DIRECTIONS =>
The task calls for each line of the records below in which the word "Analyze" appears.

☆ ☆ ☆ ☆ ☆

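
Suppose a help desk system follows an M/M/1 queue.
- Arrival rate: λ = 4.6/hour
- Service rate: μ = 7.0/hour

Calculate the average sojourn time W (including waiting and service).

First, compute utilization: ρ = λ/μ = 4.6/7.0 = 0.6571
For M/M/1: W = 1/(μ-λ)
W = 1/(7.0-4.6) = 1/2.40
W = 0.4167 hours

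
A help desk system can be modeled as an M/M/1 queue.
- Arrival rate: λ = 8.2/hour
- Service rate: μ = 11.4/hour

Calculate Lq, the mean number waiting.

ρ = λ/μ = 8.2/11.4 = 0.7193
For M/M/1: Lq = λ²/(μ(μ-λ))
Lq = 67.24/(11.4 × 3.20)
Lq = 1.8432 tickets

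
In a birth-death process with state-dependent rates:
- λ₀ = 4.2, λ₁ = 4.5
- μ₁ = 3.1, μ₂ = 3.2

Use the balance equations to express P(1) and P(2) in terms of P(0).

Balance equations:
State 0: λ₀P₀ = μ₁P₁ → P₁ = (λ₀/μ₁)P₀ = (4.2/3.1)P₀ = 1.3548P₀
State 1: P₂ = (λ₀λ₁)/(μ₁μ₂)P₀ = (4.2×4.5)/(3.1×3.2)P₀ = 1.9052P₀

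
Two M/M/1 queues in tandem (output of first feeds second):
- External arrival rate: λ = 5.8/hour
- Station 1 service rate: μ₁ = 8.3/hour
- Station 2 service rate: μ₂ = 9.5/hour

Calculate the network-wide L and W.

By Jackson's theorem, each station behaves as independent M/M/1.
Station 1: ρ₁ = 5.8/8.3 = 0.6988, L₁ = ρ₁/(1-ρ₁) = λ/(μ₁-λ) = 5.8/2.50 = 2.3200
Station 2: ρ₂ = 5.8/9.5 = 0.6105, L₂ = ρ₂/(1-ρ₂) = λ/(μ₂-λ) = 5.8/3.70 = 1.5676
Total: L = L₁ + L₂ = 2.3200 + 1.5676 = 3.8876
W = L/λ = 3.8876/5.8 = 0.6703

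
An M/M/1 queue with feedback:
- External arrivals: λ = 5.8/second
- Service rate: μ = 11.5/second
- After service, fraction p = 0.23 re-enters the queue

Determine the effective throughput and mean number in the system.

Effective arrival rate: λ_eff = λ/(1-p) = 5.8/(1-0.23) = 5.8/0.77 = 7.53247
ρ = λ_eff/μ = 7.53247/11.5 = 0.654997
L = ρ/(1-ρ) = 0.654997/(1-0.654997) = 1.8985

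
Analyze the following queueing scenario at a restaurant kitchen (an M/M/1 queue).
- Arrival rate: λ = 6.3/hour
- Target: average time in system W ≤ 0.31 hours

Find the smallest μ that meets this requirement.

For M/M/1: W = 1/(μ-λ)
Need W ≤ 0.31, so 1/(μ-λ) ≤ 0.31
μ - λ ≥ 1/0.31 = 3.2258
μ ≥ 6.3 + 3.2258 = 9.5258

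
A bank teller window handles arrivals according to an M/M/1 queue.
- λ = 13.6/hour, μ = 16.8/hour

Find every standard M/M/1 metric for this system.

Step 1: ρ = λ/μ = 13.6/16.8 = 0.8095
Step 2: L = λ/(μ-λ) = 13.6/3.20 = 4.2500
Step 3: Lq = λ²/(μ(μ-λ)) = 184.96/(16.8×3.20) = 3.4405
Step 4: W = 1/(μ-λ) = 1/3.20 = 0.3125
Step 5: Wq = λ/(μ(μ-λ)) = 13.6/(16.8×3.20) = 0.2530
Step 6: P(0) = 1-ρ = 0.1905
Verify: L = λW = 13.6×0.3125 = 4.2500 ✔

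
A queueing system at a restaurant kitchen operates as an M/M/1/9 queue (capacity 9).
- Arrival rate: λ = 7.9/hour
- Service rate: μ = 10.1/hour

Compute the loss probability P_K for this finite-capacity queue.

ρ = λ/μ = 7.9/10.1 = 0.78218
P₀ = (1-ρ)/(1-ρ^(K+1)) = (1-0.78218)/(1-0.78218^10) = 0.2178/0.9143 = 0.2382
P_K = P₀×ρ^K = 0.2382 × 0.78218^9 = 0.2382 × 0.1096 = 0.02611
Blocking probability = 2.61%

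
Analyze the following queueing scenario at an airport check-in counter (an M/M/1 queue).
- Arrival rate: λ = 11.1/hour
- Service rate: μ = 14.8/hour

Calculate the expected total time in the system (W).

First, compute utilization: ρ = λ/μ = 11.1/14.8 = 0.7500
For M/M/1: W = 1/(μ-λ)
W = 1/(14.8-11.1) = 1/3.70
W = 0.2703 hours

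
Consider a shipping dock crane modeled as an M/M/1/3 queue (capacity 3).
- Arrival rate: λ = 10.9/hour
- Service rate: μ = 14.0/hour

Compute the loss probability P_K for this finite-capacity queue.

ρ = λ/μ = 10.9/14.0 = 0.77857
P₀ = (1-ρ)/(1-ρ^(K+1)) = (1-0.77857)/(1-0.77857^4) = 0.22143/0.63256 = 0.3501
P_K = P₀×ρ^K = 0.3501 × 0.77857^3 = 0.3501 × 0.4719 = 0.1652
Blocking probability = 16.52%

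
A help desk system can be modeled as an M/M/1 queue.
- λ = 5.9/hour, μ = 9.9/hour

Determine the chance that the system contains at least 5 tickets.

ρ = λ/μ = 5.9/9.9 = 0.59596
P(N ≥ n) = ρⁿ
P(N ≥ 5) = 0.59596^5
P(N ≥ 5) = 0.07518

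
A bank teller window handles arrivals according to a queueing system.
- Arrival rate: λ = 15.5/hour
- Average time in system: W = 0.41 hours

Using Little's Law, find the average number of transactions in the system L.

Little's Law: L = λW
L = 15.5 × 0.41 = 6.3550 transactions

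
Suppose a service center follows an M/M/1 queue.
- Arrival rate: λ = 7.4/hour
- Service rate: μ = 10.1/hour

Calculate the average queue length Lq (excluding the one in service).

ρ = λ/μ = 7.4/10.1 = 0.7327
For M/M/1: Lq = λ²/(μ(μ-λ))
Lq = 54.76/(10.1 × 2.70)
Lq = 2.0081 customers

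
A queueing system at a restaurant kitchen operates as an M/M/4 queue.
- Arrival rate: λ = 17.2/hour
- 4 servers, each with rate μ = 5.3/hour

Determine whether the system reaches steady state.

Stability requires ρ = λ/(cμ) < 1
ρ = 17.2/(4 × 5.3) = 17.2/21.20 = 0.8113
Since 0.8113 < 1, the system is STABLE.
The servers are busy 81.13% of the time.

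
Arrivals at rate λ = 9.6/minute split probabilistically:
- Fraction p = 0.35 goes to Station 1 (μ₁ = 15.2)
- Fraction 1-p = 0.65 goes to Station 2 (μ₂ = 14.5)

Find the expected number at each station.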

☆ ☆ ☆ ☆ ☆

EXERCISE SOLUTION =>
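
Analyze the following queueing scenario at a restaurant kitchen (an M/M/1 queue).
Analyze the following queueing scenario at an airport check-in counter (an M/M/1 queue).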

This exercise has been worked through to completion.